__Goal of the exercise__
Among the lines of this material, find those holding the word "escape" and report how many there are, with nothing added.

__Information shown__
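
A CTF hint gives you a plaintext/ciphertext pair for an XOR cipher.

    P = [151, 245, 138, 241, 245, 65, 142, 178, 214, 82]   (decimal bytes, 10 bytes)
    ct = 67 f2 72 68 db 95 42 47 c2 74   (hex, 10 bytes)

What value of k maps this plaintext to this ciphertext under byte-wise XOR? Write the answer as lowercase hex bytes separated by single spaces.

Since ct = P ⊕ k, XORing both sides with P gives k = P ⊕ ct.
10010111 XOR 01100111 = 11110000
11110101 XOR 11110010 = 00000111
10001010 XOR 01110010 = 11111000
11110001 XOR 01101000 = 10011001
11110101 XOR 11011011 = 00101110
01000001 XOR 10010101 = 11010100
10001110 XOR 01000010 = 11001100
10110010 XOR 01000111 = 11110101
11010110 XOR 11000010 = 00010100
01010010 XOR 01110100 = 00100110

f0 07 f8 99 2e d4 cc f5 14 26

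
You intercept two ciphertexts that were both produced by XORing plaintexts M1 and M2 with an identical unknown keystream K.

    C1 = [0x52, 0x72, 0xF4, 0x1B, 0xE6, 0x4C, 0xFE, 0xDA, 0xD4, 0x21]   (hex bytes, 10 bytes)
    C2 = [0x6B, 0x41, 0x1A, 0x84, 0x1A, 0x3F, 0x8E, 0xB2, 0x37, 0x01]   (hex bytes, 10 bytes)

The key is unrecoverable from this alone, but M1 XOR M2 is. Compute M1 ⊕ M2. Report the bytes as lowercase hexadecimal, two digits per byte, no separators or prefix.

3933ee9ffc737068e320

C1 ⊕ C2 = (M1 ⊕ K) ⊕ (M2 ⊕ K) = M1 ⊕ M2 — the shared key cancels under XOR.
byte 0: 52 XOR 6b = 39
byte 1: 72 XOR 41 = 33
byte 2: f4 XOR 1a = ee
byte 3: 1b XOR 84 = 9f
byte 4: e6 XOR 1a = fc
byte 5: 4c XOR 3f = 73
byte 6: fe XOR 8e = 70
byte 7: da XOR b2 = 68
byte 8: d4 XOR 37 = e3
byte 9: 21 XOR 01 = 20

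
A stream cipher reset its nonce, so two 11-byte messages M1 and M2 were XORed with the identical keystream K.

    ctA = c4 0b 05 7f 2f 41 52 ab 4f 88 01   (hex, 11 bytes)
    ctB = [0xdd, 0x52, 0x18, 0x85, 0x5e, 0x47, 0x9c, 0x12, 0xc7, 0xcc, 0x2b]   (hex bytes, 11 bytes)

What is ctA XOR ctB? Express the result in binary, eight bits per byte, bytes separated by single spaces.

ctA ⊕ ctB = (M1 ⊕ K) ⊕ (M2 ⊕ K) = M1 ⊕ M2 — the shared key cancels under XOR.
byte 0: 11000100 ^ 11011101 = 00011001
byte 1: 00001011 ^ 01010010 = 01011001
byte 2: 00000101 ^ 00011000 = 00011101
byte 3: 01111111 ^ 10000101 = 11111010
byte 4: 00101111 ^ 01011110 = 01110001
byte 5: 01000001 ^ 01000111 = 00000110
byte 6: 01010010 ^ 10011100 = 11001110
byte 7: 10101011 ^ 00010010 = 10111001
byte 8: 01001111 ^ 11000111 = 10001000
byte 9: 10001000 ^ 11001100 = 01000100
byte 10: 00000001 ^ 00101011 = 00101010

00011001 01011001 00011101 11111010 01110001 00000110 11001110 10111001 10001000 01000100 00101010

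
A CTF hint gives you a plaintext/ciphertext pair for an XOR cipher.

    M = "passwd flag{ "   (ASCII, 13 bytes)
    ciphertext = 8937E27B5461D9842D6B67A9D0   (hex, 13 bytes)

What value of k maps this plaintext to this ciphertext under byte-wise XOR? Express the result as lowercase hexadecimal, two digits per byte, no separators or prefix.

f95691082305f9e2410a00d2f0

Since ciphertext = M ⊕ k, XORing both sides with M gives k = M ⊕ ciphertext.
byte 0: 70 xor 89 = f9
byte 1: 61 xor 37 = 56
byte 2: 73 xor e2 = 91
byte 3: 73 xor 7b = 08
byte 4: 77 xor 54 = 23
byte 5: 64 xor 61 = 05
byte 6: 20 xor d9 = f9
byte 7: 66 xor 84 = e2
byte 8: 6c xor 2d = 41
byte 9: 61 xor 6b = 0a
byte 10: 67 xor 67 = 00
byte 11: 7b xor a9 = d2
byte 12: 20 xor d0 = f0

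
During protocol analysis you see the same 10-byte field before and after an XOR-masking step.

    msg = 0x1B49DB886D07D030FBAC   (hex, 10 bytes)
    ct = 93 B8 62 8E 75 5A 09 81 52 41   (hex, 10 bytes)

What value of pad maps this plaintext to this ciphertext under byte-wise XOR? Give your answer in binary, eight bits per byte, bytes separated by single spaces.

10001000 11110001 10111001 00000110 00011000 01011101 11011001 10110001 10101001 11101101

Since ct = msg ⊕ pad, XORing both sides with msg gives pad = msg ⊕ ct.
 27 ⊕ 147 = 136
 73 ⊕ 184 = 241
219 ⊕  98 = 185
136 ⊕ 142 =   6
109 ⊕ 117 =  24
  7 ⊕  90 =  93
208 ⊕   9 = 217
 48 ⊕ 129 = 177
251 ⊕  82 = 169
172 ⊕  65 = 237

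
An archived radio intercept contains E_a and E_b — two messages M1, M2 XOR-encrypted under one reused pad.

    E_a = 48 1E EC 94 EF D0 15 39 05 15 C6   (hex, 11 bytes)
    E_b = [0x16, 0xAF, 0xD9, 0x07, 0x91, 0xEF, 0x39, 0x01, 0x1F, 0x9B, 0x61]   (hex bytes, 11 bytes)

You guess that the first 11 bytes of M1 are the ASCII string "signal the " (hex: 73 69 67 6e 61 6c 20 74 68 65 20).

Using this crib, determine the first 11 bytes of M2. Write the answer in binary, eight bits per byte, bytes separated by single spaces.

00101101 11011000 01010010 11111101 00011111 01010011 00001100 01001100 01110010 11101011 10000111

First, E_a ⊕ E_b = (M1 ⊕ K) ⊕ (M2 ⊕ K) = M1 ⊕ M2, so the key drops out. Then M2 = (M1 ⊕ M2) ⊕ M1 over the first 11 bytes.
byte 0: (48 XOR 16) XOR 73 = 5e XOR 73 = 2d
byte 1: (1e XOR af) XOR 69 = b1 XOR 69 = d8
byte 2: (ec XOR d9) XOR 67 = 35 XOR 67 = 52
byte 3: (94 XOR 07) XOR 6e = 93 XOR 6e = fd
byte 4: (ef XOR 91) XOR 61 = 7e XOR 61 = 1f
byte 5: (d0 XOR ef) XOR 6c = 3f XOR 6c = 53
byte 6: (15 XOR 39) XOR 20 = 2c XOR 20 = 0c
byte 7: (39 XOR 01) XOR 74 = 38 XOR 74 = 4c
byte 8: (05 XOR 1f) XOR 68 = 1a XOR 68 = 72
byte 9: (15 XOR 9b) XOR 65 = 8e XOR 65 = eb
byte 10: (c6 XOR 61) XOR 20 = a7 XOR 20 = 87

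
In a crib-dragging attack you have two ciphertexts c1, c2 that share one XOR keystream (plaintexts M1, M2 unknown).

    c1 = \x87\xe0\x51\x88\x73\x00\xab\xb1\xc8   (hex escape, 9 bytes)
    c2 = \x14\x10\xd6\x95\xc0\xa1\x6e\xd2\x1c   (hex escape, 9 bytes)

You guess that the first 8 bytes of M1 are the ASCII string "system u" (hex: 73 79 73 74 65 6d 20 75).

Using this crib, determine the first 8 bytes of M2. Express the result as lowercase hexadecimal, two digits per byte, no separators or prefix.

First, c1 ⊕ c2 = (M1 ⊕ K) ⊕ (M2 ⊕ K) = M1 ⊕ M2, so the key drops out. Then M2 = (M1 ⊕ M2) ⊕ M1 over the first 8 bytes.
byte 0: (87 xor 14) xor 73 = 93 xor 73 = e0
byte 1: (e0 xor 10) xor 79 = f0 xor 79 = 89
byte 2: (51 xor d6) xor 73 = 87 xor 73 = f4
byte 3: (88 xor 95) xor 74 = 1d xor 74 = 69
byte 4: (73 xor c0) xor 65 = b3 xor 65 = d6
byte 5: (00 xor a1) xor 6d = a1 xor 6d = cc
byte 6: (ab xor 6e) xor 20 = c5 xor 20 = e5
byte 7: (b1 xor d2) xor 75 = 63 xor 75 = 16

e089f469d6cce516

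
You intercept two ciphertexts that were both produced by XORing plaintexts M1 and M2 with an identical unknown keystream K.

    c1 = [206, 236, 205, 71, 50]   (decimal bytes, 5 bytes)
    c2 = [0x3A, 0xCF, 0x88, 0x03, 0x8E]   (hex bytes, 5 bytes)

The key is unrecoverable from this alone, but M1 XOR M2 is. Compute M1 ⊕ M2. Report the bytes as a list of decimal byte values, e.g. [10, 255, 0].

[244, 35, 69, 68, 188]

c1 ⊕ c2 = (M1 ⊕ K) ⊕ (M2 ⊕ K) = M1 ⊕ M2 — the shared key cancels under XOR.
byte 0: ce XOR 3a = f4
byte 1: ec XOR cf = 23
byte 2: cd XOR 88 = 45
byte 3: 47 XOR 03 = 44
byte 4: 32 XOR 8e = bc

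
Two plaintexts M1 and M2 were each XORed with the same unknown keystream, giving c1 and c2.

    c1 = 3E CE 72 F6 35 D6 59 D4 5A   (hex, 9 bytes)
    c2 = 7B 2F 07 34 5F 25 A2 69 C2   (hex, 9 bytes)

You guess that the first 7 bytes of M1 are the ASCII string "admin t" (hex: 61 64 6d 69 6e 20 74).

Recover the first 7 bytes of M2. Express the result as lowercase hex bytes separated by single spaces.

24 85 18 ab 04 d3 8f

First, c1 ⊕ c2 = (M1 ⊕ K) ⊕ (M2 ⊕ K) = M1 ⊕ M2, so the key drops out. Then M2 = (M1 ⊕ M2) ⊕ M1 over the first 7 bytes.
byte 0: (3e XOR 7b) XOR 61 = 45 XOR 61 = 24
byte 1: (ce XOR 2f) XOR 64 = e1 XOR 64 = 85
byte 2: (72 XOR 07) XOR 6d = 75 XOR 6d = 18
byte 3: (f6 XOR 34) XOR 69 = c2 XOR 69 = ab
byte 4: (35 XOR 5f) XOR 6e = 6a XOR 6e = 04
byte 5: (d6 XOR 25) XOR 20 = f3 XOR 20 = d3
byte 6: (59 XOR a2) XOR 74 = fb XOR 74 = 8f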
* * *
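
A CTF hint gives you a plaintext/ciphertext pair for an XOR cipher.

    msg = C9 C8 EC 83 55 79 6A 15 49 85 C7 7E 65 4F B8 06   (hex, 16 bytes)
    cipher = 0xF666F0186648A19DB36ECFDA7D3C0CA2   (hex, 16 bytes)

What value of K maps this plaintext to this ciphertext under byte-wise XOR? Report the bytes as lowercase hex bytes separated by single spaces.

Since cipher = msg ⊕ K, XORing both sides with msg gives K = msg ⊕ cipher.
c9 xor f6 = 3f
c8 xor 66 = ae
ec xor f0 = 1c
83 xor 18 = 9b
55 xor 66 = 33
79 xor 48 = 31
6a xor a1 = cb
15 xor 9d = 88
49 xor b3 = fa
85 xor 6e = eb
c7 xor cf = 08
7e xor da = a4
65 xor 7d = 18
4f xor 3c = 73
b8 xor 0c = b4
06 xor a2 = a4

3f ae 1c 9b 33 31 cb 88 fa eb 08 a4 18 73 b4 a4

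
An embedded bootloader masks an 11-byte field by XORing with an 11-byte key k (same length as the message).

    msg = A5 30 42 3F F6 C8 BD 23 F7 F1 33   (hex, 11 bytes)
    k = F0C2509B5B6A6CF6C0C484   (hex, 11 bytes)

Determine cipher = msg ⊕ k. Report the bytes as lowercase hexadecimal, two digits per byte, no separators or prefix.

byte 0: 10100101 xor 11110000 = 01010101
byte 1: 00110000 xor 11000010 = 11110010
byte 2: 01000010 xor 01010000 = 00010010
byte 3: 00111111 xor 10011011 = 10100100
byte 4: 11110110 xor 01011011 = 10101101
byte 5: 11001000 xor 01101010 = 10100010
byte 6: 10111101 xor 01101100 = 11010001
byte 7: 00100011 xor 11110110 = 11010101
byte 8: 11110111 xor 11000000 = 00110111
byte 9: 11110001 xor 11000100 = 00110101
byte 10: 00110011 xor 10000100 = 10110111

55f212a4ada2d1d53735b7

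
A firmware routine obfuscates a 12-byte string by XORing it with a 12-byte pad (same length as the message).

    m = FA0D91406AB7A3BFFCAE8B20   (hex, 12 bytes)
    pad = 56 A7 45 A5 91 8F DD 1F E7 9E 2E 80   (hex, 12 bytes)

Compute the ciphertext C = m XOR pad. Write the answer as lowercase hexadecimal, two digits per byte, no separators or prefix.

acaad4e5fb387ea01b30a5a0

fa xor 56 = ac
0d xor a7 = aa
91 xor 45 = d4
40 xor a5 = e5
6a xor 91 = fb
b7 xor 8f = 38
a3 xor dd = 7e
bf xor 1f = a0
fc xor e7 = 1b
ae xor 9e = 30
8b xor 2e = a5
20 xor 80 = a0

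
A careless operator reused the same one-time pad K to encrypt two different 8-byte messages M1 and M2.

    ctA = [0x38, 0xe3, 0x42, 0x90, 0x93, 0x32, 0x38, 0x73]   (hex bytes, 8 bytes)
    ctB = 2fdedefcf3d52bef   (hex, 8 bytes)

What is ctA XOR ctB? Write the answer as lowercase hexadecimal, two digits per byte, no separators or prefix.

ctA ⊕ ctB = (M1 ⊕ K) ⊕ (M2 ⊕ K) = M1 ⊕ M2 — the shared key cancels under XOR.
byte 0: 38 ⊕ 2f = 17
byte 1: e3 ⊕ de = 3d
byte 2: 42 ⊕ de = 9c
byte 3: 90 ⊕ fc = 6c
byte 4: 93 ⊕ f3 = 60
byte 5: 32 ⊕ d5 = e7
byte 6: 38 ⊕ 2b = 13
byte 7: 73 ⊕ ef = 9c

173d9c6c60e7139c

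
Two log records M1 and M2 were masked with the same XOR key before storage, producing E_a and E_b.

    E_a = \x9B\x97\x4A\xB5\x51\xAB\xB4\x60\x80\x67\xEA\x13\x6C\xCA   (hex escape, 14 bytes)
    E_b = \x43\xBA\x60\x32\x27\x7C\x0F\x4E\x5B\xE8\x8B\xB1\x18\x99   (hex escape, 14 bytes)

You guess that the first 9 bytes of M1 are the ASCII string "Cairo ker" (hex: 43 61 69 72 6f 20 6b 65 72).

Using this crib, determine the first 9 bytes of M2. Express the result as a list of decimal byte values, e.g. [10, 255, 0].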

__Completed task__
4